Scan the entries for the word "Answer" and return every line that has it.

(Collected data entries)
========================

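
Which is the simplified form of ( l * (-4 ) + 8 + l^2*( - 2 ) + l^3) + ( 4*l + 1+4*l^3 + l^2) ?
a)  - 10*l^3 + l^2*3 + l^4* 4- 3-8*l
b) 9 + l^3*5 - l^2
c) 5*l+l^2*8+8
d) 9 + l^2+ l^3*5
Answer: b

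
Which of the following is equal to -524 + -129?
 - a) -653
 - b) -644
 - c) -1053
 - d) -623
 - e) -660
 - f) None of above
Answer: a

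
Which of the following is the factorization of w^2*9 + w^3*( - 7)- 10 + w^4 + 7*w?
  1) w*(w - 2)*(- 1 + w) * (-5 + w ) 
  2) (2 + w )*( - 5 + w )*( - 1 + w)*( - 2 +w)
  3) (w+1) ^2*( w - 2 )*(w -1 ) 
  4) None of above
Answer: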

========================

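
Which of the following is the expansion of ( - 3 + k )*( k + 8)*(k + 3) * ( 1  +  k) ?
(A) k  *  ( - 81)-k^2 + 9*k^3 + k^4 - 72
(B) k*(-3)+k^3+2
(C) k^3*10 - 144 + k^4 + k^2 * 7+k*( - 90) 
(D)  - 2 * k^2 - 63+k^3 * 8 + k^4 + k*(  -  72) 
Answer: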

========================

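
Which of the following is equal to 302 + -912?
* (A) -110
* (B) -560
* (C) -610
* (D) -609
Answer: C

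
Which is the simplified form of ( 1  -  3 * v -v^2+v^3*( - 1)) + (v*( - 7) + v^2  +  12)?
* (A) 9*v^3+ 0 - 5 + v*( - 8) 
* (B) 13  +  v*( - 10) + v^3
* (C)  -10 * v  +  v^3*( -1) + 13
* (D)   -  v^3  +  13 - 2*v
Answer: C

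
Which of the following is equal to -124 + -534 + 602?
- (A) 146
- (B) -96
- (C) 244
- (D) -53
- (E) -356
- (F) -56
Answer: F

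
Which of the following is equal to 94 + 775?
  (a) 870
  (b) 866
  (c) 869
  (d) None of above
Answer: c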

========================

Task response —
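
Answer: b
Answer: a
Answer:
Answer:
Answer: C
Answer: C
Answer: F
Answer: c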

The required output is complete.